═════ DATA PROVIDED ═════

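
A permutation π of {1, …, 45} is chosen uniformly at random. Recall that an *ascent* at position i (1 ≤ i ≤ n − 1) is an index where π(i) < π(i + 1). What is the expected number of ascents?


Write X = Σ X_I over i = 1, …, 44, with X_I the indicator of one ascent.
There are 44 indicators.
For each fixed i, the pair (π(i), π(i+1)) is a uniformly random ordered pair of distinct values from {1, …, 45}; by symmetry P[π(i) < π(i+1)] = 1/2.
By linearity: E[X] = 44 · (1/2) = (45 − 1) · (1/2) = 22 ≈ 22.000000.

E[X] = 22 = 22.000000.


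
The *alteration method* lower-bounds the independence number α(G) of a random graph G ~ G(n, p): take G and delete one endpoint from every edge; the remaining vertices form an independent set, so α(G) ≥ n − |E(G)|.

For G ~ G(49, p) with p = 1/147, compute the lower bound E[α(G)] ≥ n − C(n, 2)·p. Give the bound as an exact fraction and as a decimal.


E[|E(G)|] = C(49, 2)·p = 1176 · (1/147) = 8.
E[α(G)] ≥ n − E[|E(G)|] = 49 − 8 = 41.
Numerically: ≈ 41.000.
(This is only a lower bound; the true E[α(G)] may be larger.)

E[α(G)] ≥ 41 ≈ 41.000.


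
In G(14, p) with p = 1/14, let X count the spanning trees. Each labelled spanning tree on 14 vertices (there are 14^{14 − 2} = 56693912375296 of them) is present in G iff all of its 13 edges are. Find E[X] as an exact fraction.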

═════
═════ DATA PROVIDED ═════

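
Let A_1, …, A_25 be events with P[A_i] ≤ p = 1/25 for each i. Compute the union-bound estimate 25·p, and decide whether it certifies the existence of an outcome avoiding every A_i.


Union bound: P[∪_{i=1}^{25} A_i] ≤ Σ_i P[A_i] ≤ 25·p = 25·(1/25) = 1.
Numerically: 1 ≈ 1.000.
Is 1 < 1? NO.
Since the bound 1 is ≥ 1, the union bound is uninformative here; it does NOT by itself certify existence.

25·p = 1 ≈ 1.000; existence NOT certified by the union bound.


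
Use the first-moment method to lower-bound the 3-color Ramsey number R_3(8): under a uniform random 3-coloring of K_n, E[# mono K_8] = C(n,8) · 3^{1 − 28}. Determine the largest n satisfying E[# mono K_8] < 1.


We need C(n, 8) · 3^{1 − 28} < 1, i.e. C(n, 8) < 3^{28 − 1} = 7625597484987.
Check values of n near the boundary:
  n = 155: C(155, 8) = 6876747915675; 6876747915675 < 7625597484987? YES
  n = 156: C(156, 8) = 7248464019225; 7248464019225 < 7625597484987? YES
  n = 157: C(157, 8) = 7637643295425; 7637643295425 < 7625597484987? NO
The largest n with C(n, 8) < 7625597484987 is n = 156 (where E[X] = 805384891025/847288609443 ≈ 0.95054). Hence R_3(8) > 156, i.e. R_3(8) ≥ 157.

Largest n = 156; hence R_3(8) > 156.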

═════
═════ DATA PROVIDED ═════

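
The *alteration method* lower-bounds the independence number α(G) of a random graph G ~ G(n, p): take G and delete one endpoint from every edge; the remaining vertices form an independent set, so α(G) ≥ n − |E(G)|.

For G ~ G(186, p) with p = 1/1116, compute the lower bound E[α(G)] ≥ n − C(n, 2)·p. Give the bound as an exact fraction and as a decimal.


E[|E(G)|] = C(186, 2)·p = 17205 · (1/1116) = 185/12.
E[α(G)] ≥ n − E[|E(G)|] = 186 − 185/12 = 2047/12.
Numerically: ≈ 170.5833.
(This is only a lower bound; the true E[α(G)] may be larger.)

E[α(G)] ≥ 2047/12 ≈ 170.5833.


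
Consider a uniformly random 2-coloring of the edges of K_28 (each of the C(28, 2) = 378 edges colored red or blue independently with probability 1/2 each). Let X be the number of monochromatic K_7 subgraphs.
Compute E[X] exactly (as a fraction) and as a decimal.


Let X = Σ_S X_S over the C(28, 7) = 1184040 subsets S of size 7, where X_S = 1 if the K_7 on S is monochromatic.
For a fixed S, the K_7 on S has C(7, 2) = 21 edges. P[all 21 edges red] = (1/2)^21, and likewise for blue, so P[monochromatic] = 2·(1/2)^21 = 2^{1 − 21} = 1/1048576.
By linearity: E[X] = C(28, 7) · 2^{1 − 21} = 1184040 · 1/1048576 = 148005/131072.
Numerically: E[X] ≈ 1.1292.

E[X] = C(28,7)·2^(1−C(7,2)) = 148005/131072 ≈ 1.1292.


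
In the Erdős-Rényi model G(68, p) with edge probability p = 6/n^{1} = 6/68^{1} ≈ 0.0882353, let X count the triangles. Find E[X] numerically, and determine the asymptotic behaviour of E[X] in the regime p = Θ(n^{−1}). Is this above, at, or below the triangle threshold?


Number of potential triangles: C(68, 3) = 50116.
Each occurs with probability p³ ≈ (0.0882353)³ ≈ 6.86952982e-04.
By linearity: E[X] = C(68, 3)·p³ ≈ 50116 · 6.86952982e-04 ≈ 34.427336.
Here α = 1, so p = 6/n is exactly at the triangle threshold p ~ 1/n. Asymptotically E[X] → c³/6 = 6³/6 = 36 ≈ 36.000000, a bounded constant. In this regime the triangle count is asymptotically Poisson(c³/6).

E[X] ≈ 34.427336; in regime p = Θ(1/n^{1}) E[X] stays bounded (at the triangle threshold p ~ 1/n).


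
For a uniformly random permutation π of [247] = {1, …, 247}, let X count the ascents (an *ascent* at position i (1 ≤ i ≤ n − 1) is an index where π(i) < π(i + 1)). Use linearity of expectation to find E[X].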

═════

Above are the records; repeat exactly the lines from the one holding "Compute E[X] exactly" down to the one holding "For a uniformly", end lines included.

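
Compute E[X] exactly (as a fraction) and as a decimal.


Let X = Σ_S X_S over the C(28, 7) = 1184040 subsets S of size 7, where X_S = 1 if the K_7 on S is monochromatic.
For a fixed S, the K_7 on S has C(7, 2) = 21 edges. P[all 21 edges red] = (1/2)^21, and likewise for blue, so P[monochromatic] = 2·(1/2)^21 = 2^{1 − 21} = 1/1048576.
By linearity: E[X] = C(28, 7) · 2^{1 − 21} = 1184040 · 1/1048576 = 148005/131072.
Numerically: E[X] ≈ 1.1292.

E[X] = C(28,7)·2^(1−C(7,2)) = 148005/131072 ≈ 1.1292.


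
In the Erdős-Rényi model G(68, p) with edge probability p = 6/n^{1} = 6/68^{1} ≈ 0.0882353, let X count the triangles. Find E[X] numerically, and determine the asymptotic behaviour of E[X] in the regime p = Θ(n^{−1}). Is this above, at, or below the triangle threshold?


Number of potential triangles: C(68, 3) = 50116.
Each occurs with probability p³ ≈ (0.0882353)³ ≈ 6.86952982e-04.
By linearity: E[X] = C(68, 3)·p³ ≈ 50116 · 6.86952982e-04 ≈ 34.427336.
Here α = 1, so p = 6/n is exactly at the triangle threshold p ~ 1/n. Asymptotically E[X] → c³/6 = 6³/6 = 36 ≈ 36.000000, a bounded constant. In this regime the triangle count is asymptotically Poisson(c³/6).

E[X] ≈ 34.427336; in regime p = Θ(1/n^{1}) E[X] stays bounded (at the triangle threshold p ~ 1/n).


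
For a uniformly random permutation π of [247] = {1, …, 247}, let X count the ascents (an *ascent* at position i (1 ≤ i ≤ n − 1) is an index where π(i) < π(i + 1)). Use linearity of expectation to find E[X].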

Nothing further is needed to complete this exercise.